"""
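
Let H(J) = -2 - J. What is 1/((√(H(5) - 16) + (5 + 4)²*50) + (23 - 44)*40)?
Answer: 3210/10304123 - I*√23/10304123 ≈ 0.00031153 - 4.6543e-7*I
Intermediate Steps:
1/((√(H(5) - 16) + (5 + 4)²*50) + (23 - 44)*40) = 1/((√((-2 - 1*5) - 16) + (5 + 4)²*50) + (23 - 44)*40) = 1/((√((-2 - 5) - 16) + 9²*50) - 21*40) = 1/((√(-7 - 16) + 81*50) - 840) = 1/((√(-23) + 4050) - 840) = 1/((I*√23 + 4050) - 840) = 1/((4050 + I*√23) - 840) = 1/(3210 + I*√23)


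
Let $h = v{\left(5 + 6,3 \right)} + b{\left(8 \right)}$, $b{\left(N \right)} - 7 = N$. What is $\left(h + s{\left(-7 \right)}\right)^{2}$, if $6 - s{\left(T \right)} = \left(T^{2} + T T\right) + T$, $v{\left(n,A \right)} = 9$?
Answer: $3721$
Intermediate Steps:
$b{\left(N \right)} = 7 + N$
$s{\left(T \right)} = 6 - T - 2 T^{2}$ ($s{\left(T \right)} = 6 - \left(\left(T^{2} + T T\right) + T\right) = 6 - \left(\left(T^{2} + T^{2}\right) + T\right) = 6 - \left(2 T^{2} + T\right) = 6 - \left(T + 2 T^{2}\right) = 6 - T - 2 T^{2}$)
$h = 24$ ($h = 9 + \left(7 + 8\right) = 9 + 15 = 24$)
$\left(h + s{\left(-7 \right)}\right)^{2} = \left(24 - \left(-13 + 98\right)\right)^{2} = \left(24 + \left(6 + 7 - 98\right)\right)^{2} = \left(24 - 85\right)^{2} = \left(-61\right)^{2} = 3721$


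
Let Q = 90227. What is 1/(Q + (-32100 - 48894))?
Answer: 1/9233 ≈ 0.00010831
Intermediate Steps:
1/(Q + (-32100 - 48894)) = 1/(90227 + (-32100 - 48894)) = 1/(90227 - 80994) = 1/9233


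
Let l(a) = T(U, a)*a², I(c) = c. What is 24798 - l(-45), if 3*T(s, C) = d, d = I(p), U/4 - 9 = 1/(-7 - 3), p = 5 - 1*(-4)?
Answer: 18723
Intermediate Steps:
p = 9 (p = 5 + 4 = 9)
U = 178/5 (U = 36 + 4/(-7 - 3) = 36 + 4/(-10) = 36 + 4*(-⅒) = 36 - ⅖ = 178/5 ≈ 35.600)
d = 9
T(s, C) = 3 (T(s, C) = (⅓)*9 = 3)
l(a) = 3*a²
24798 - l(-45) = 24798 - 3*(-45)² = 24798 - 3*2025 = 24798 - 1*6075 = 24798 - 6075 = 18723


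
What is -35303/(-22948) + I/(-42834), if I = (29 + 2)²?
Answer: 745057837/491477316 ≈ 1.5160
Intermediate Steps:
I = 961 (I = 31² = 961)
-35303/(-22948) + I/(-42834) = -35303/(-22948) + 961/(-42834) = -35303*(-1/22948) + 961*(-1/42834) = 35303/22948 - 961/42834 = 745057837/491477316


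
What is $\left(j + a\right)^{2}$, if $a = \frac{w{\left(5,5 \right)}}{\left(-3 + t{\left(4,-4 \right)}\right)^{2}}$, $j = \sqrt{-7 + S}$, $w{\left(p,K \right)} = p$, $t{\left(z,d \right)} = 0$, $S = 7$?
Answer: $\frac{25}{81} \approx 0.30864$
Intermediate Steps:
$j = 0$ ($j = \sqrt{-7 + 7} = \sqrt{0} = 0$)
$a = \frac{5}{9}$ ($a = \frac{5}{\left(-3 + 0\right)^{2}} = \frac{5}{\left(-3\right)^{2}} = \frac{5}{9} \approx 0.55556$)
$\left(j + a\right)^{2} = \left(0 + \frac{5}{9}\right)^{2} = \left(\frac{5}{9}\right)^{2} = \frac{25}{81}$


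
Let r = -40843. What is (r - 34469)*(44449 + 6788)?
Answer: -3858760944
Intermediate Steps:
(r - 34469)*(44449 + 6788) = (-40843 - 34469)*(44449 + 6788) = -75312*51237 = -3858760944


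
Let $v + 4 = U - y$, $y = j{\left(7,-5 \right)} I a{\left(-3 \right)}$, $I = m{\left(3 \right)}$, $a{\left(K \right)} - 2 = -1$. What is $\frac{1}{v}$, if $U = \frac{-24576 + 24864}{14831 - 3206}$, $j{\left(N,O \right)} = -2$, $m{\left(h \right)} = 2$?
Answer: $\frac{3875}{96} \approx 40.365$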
"""
Each line of the records that holds the word "Answer" should be copied out.

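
Answer: 3210/10304123 - I*√23/10304123 ≈ 0.00031153 - 4.6543e-7*I
Answer: $3721$
Answer: 1/9233 ≈ 0.00010831
Answer: 18723
Answer: 745057837/491477316 ≈ 1.5160
Answer: $\frac{25}{81} \approx 0.30864$
Answer: -3858760944
Answer: $\frac{3875}{96} \approx 40.365$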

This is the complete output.